**SUPPLIED MATERIAL:**

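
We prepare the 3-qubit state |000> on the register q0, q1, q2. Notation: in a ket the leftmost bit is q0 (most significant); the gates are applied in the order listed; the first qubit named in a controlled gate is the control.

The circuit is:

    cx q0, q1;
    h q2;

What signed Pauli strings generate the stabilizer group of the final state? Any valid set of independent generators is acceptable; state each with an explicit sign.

One valid set of independent stabilizer generators is +IIX, +ZII, +IZI (any independent generating set of the same group is equally correct).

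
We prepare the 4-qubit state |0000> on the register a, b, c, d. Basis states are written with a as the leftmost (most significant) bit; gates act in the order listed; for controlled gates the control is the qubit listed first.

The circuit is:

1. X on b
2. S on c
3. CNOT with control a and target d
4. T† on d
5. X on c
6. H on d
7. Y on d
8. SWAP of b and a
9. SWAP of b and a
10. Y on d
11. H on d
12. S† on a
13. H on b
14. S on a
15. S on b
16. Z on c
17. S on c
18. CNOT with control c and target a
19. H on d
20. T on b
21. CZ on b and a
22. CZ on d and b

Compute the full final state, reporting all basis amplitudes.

The final amplitudes are -I/2 on |1010>, -I/2 on |1011>, exp(I*pi/4)/2 on |1110>, -exp(I*pi/4)/2 on |1111>, and 0 on every other basis state. Key observation: the block from step 6 through step 11 cancels to the identity and can be dropped.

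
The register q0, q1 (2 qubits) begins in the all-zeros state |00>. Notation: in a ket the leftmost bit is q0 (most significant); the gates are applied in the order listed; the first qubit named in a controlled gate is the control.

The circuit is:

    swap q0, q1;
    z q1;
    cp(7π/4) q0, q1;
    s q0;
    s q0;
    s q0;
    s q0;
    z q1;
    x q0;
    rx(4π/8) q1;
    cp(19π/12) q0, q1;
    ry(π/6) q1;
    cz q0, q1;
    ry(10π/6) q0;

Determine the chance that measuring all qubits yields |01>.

A full measurement returns |01> with probability -sqrt(6)/64 - sqrt(2)/64 + 1/8.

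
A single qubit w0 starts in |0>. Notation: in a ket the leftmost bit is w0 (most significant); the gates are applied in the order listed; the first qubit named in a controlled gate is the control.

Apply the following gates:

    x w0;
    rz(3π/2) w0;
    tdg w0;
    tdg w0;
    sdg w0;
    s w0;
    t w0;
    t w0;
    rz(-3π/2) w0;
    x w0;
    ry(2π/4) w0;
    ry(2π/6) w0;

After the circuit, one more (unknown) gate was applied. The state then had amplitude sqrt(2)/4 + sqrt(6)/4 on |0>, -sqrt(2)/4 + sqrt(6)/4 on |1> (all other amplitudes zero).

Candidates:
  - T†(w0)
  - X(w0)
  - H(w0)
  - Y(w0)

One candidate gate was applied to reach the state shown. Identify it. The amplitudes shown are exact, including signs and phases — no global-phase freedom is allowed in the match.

The applied gate was X(w0). Key observation: the block from step 2 through step 9 cancels to the identity and can be dropped.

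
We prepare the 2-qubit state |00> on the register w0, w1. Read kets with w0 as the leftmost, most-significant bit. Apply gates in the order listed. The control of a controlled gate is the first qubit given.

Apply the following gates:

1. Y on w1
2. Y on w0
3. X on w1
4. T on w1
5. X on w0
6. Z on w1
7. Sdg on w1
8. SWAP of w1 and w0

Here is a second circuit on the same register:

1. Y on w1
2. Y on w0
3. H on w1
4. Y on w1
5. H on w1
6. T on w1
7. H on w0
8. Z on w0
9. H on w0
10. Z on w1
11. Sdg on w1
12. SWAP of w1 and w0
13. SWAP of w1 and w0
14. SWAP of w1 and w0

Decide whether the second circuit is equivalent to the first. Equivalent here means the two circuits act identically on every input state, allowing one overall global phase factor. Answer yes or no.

No — the two circuits implement different unitaries, even allowing a global phase.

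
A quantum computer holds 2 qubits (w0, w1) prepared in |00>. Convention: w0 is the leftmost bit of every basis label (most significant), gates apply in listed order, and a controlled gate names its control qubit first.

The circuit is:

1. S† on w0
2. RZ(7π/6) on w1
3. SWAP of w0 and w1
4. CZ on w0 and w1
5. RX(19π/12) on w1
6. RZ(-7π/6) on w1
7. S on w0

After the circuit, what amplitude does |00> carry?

|00> carries amplitude -sqrt(sqrt(2) + 2)/4 - sqrt(6 - 3*sqrt(2))/4 in the final state.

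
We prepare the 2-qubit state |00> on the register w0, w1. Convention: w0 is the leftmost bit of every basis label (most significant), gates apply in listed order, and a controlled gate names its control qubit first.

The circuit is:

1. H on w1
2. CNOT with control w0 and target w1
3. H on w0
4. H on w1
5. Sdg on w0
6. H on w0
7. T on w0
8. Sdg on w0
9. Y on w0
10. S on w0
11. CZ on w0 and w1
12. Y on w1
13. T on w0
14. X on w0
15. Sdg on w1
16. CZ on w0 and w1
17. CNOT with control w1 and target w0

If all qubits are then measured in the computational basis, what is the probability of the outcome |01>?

The probability of measuring |01> is 1/2.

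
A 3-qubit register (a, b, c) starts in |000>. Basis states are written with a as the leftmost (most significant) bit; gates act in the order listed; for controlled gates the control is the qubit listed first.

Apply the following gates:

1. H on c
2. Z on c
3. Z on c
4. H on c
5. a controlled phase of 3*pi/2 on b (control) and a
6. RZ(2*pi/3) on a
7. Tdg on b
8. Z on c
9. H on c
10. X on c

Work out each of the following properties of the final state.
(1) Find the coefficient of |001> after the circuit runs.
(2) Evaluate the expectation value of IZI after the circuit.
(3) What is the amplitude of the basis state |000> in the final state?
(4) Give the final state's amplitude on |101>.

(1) The amplitude on |001> is -sqrt(2)*exp(2*I*pi/3)/2.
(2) The observable IZI averages to 1.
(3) The final state's coefficient on |000> equals -sqrt(2)*exp(2*I*pi/3)/2.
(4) The amplitude on |101> is 0.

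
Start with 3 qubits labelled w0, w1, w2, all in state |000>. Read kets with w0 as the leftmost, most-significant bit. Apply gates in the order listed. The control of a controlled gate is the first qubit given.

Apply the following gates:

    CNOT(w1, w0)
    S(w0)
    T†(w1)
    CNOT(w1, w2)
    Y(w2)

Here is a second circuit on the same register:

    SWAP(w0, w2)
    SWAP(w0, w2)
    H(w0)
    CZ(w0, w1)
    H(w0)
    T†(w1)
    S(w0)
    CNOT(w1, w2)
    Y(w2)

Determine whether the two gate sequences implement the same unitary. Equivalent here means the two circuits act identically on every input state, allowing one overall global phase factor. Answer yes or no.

Yes: on every input state the two circuits agree up to one overall phase factor.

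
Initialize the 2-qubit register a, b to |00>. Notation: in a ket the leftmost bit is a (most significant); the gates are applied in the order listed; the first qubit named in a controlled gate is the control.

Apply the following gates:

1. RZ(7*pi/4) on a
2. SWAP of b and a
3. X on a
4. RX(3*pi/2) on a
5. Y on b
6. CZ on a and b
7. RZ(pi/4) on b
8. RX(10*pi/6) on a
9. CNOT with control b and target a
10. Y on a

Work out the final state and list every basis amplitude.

The resulting statevector has amplitude 0 on |00>, (-sqrt(6) + sqrt(2))*exp(3*I*pi/4)/4 on |01>, 0 on |10>, (-sqrt(6) - sqrt(2))*exp(I*pi/4)/4 on |11>.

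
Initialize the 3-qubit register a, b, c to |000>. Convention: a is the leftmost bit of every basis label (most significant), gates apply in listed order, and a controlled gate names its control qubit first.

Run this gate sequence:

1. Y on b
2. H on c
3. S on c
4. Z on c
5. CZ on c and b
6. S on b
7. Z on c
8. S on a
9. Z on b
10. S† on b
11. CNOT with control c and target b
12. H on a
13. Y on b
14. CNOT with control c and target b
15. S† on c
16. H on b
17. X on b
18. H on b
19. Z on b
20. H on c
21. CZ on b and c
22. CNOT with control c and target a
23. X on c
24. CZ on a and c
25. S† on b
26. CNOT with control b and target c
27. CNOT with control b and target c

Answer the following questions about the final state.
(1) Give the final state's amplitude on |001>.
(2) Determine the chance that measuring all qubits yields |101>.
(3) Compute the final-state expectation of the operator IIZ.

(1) The final state's coefficient on |001> equals -sqrt(2)/2. Key observation: gates 16-19 undo each other exactly, leaving only the rest of the circuit to track.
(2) Outcome |101> occurs with probability 1/2.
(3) In the final state, IIZ has expectation -1.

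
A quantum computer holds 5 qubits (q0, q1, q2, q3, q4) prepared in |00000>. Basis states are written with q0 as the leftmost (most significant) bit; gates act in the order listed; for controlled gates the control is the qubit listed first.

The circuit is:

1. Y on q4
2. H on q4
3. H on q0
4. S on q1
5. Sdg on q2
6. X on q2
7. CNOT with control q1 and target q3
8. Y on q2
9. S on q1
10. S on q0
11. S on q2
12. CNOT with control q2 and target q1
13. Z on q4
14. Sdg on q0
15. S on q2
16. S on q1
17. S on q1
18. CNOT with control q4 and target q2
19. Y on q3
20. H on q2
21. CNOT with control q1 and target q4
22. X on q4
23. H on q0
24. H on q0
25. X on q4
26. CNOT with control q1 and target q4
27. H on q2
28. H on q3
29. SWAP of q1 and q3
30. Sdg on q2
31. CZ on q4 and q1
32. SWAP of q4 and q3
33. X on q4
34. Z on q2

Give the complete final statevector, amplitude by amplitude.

After the circuit, the state carries amplitude sqrt(2)*I/4 on |00001>, -sqrt(2)/4 on |00111>, -sqrt(2)*I/4 on |01001>, -sqrt(2)/4 on |01111>, sqrt(2)*I/4 on |10001>, -sqrt(2)/4 on |10111>, -sqrt(2)*I/4 on |11001>, -sqrt(2)/4 on |11111>, and 0 on every other basis state.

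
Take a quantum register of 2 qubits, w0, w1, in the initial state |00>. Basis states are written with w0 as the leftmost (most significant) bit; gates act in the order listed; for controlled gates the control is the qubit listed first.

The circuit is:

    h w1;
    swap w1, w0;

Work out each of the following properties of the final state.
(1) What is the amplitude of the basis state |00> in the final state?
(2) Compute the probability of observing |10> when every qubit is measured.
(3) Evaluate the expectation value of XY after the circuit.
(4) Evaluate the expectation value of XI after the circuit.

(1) The final state's coefficient on |00> equals sqrt(2)/2.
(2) Outcome |10> occurs with probability 1/2.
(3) In the final state, XY has expectation 0.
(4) The expectation value of XI is 1.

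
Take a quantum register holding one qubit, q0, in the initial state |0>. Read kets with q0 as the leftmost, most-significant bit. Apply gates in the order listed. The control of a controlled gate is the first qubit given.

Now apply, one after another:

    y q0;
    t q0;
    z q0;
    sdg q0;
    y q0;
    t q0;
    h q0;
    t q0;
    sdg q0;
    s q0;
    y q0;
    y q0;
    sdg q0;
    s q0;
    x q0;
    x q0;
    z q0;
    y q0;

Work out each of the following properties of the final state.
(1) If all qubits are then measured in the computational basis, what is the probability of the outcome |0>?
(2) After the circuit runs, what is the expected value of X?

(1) Outcome |0> occurs with probability 1/2. Key observation: gates 9-14 undo each other exactly, leaving only the rest of the circuit to track.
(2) In the final state, X has expectation sqrt(2)/2.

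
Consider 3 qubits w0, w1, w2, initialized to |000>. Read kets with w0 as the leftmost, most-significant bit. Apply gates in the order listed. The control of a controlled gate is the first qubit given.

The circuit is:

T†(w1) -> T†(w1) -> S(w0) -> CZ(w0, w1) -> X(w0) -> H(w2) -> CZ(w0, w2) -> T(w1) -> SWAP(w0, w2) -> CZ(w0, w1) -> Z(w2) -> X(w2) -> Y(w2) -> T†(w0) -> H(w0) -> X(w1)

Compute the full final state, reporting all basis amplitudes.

The resulting statevector has amplitude -I/2 + exp(I*pi/4)/2 on |011>, -I/2 - exp(I*pi/4)/2 on |111>, and 0 on every other basis state.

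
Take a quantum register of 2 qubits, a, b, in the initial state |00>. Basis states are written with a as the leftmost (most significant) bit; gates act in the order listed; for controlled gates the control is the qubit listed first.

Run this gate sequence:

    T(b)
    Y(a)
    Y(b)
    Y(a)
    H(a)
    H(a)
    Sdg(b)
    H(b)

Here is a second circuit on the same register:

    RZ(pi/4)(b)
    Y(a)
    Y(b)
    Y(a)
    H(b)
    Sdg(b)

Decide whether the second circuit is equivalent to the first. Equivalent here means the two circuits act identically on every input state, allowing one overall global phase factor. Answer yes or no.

No — the two circuits implement different unitaries, even allowing a global phase.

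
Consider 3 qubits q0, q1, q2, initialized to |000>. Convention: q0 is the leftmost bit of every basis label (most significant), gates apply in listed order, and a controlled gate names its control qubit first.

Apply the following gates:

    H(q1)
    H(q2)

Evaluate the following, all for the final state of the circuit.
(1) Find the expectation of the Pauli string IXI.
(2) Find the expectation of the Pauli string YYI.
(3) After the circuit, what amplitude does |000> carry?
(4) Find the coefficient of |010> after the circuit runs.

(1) The observable IXI averages to 1.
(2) The observable YYI averages to 0.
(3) |000> carries amplitude 1/2 in the final state.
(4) |010> carries amplitude 1/2 in the final state.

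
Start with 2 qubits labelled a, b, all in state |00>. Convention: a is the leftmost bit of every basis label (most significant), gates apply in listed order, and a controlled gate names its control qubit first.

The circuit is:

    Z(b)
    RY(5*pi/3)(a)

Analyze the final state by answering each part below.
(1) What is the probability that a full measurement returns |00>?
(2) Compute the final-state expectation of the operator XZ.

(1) The probability of measuring |00> is 3/4.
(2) The observable XZ averages to -sqrt(3)/2.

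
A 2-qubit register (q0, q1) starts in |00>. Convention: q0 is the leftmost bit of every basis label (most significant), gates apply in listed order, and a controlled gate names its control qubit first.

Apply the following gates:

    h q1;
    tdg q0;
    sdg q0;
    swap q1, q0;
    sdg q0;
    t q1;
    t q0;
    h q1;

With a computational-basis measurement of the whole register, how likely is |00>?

Outcome |00> occurs with probability 1/4.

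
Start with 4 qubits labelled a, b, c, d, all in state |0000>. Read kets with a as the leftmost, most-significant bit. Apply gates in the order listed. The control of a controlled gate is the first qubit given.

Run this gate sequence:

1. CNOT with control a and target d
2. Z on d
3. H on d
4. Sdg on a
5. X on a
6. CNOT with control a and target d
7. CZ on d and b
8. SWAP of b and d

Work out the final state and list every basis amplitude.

After the circuit, the state carries amplitude sqrt(2)/2 on |1000>, sqrt(2)/2 on |1100>, and 0 on every other basis state.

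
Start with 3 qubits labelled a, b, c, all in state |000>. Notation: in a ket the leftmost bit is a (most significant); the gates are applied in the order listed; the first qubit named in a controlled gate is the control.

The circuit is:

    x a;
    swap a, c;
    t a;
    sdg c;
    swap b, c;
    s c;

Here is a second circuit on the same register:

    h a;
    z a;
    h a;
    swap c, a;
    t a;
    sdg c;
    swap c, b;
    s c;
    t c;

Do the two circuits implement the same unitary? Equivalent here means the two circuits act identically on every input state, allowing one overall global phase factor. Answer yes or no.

No: there is an input state on which the two circuits produce genuinely different outputs (not merely differing by a phase).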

**ACTIVITY:** Look at the records above. Copy every line where the string "Consider" occurs.

**RESPONSE TO THIS EXERCISE:**
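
Consider 3 qubits w0, w1, w2, initialized to |000>. Read kets with w0 as the leftmost, most-significant bit. Apply gates in the order listed. The control of a controlled gate is the first qubit given.
Consider 3 qubits q0, q1, q2, initialized to |000>. Convention: q0 is the leftmost bit of every basis label (most significant), gates apply in listed order, and a controlled gate names its control qubit first.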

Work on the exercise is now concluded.